» Assignment
Lines before the one containing "A probe leaves" are excluded; retype that line and all remaining lines of the material exactly.

╭──

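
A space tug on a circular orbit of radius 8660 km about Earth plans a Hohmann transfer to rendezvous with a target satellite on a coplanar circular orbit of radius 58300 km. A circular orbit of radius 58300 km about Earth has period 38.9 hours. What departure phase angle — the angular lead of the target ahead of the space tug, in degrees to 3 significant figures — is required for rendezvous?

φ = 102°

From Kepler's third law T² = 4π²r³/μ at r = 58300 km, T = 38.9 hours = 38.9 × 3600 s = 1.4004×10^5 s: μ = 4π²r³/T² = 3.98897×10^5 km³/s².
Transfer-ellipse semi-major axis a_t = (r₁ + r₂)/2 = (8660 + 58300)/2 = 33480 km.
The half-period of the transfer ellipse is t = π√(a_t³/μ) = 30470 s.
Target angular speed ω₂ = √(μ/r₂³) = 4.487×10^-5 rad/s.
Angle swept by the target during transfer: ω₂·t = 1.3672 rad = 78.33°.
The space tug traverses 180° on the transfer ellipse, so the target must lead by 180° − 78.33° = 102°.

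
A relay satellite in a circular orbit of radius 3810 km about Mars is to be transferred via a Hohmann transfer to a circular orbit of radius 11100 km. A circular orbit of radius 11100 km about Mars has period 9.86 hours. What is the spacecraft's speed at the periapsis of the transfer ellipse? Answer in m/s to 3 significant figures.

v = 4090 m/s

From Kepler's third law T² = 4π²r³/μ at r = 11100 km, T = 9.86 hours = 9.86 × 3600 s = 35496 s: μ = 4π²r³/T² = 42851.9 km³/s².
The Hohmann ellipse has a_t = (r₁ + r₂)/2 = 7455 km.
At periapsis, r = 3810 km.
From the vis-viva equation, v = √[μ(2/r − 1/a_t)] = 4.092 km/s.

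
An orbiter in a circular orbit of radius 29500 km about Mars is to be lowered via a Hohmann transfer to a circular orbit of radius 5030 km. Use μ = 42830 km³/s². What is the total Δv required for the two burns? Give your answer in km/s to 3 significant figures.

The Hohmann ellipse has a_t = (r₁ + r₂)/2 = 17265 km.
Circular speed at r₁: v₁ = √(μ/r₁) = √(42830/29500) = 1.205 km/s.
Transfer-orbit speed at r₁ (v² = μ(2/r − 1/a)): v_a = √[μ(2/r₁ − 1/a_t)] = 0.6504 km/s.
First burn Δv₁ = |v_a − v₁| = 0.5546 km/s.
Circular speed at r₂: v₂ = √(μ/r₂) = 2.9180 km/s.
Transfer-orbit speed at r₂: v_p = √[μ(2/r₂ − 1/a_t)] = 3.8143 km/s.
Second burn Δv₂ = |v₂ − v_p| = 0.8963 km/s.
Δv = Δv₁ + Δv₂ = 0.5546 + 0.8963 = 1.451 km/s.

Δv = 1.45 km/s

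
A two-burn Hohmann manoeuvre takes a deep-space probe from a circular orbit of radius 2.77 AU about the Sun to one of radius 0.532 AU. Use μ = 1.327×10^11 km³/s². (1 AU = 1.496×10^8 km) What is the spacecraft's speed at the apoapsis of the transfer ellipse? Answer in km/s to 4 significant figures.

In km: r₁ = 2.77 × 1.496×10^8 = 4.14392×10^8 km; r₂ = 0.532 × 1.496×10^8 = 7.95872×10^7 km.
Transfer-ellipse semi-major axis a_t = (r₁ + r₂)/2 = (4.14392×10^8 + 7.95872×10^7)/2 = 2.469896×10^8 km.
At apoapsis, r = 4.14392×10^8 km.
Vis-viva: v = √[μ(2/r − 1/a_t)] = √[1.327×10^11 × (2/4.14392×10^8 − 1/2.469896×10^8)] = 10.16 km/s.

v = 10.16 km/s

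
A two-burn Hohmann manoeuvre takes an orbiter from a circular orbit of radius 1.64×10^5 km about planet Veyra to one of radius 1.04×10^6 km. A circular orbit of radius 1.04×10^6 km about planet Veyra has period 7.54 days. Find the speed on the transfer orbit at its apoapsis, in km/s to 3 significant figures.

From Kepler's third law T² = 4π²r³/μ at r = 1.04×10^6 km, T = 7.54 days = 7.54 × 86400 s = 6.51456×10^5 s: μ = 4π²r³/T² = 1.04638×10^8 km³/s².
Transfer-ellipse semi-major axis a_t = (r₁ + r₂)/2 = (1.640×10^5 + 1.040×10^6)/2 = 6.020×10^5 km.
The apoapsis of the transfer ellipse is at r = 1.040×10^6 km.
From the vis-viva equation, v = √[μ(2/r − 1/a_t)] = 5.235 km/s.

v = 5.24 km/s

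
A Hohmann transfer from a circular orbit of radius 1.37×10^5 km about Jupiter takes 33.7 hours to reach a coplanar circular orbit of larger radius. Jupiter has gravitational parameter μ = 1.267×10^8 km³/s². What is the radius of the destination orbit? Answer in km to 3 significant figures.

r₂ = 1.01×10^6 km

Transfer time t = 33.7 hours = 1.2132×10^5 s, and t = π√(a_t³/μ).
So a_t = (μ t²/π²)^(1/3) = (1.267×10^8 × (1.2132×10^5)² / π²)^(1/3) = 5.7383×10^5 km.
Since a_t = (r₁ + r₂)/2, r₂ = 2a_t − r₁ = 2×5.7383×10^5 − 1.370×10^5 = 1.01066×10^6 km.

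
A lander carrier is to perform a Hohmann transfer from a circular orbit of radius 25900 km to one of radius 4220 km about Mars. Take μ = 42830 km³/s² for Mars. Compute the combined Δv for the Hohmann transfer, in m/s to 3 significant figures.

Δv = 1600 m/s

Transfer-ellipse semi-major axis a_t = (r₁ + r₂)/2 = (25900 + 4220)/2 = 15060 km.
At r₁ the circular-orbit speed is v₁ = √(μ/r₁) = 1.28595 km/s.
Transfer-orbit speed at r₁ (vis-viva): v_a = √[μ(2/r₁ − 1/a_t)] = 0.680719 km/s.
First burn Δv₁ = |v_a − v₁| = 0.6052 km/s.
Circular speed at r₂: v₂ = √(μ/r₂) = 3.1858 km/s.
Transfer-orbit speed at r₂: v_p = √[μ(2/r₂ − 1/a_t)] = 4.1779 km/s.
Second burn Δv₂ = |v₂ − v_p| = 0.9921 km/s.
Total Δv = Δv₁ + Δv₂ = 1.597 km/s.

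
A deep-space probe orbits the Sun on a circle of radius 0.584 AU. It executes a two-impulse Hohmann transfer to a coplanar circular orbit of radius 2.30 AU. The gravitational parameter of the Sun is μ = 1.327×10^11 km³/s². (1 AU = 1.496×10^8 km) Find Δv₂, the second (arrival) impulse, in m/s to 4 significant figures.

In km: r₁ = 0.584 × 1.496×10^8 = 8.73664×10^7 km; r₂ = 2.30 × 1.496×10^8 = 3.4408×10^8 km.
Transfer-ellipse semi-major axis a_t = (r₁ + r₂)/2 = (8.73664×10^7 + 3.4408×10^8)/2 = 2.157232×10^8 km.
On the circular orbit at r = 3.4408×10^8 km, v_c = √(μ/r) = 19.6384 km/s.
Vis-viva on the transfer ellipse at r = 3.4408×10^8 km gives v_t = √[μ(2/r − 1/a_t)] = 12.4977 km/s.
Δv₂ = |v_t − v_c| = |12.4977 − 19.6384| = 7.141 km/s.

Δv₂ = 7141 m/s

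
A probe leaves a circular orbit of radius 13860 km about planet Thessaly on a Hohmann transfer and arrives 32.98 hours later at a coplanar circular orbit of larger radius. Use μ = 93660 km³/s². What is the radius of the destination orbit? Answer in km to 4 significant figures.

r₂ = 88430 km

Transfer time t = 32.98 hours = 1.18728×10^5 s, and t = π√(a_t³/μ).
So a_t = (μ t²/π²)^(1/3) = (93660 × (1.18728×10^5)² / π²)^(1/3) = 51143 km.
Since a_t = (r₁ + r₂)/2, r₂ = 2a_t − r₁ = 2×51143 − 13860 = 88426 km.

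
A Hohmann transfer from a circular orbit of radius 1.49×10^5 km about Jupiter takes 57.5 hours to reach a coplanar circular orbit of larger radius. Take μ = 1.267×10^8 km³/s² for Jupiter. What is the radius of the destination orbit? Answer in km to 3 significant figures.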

╰──

» Response to this task
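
A probe leaves a circular orbit of radius 13860 km about planet Thessaly on a Hohmann transfer and arrives 32.98 hours later at a coplanar circular orbit of larger radius. Use μ = 93660 km³/s². What is the radius of the destination orbit? Answer in km to 4 significant figures.

r₂ = 88430 km

Transfer time t = 32.98 hours = 1.18728×10^5 s, and t = π√(a_t³/μ).
So a_t = (μ t²/π²)^(1/3) = (93660 × (1.18728×10^5)² / π²)^(1/3) = 51143 km.
Since a_t = (r₁ + r₂)/2, r₂ = 2a_t − r₁ = 2×51143 − 13860 = 88426 km.

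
A Hohmann transfer from a circular orbit of radius 1.49×10^5 km about Jupiter takes 57.5 hours to reach a coplanar circular orbit of larger radius. Take μ = 1.267×10^8 km³/s² for Jupiter. What is the radius of the destination orbit? Answer in km to 3 significant figures.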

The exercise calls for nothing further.